• _ABOUT THIS TASK_:
Your answer must consist of exactly the lines below, starting with the line with "P3: [7,-11,-19]..[10,-7,-17]" and going on through the line with "P12: [13,-12,7]..[18,-6,12]", and nothing else.

=====

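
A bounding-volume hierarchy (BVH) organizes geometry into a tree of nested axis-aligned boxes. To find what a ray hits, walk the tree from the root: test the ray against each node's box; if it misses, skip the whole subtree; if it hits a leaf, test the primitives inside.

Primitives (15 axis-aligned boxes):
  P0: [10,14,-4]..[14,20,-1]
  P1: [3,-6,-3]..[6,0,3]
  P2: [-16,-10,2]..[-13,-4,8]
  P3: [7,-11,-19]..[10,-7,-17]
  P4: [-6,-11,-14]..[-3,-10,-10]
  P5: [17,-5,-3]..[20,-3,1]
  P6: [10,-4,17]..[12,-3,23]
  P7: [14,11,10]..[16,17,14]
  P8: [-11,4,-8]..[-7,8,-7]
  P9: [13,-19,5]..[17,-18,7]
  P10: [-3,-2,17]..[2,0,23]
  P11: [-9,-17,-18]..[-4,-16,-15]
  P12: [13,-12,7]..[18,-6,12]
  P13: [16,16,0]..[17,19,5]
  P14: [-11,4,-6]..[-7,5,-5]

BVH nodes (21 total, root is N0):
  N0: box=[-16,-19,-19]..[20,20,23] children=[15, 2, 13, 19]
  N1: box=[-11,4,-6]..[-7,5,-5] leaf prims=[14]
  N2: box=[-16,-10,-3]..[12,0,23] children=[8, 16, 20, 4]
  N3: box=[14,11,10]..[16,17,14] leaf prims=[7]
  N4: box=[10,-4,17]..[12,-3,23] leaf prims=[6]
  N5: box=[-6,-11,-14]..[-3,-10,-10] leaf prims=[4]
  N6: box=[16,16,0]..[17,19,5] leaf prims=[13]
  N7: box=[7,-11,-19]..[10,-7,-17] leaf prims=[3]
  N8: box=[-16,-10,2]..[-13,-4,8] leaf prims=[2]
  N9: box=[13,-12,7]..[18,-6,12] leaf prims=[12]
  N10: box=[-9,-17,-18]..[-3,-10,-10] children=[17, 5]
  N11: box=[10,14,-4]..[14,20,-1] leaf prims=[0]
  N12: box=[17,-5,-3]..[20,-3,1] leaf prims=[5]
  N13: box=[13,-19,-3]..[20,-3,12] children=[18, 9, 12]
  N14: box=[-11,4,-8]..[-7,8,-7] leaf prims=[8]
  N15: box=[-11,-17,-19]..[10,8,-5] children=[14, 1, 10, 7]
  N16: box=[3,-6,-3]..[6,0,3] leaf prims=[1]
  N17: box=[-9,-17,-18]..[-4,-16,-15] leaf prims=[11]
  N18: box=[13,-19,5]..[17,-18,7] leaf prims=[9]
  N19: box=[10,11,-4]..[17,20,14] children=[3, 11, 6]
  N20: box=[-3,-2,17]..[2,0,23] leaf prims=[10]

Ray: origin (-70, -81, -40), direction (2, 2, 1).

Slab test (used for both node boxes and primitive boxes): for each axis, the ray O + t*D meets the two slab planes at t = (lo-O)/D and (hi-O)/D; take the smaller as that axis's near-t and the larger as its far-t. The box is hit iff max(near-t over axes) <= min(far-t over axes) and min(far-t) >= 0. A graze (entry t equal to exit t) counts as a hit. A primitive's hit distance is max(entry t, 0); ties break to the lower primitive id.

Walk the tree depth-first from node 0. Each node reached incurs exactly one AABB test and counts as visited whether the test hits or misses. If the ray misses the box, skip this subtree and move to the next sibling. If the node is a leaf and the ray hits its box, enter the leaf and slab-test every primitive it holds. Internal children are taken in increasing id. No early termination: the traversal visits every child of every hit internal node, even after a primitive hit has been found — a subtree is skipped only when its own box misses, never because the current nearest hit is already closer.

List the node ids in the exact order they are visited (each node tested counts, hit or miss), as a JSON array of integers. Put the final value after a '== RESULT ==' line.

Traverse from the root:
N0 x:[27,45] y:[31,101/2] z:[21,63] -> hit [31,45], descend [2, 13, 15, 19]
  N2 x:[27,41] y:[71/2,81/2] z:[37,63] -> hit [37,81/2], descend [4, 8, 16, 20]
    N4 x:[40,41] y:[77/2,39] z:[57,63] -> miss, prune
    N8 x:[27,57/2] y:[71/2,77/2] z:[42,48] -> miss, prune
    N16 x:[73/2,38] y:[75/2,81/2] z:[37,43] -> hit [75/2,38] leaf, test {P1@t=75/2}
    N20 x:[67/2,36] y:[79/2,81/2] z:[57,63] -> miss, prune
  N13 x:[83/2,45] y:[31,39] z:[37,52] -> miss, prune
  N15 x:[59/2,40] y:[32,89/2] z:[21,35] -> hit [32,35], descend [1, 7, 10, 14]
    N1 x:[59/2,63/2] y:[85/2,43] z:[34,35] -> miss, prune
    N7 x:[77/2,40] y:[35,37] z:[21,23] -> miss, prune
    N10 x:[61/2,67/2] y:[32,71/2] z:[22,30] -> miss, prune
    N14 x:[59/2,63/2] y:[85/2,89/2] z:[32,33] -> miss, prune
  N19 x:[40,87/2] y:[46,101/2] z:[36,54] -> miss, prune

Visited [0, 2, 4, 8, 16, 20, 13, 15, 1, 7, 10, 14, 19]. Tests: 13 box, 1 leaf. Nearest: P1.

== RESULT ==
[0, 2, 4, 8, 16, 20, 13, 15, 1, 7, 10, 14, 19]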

=====

• _RESPONSE TO THE TASK_:
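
  P3: [7,-11,-19]..[10,-7,-17]
  P4: [-6,-11,-14]..[-3,-10,-10]
  P5: [17,-5,-3]..[20,-3,1]
  P6: [10,-4,17]..[12,-3,23]
  P7: [14,11,10]..[16,17,14]
  P8: [-11,4,-8]..[-7,8,-7]
  P9: [13,-19,5]..[17,-18,7]
  P10: [-3,-2,17]..[2,0,23]
  P11: [-9,-17,-18]..[-4,-16,-15]
  P12: [13,-12,7]..[18,-6,12]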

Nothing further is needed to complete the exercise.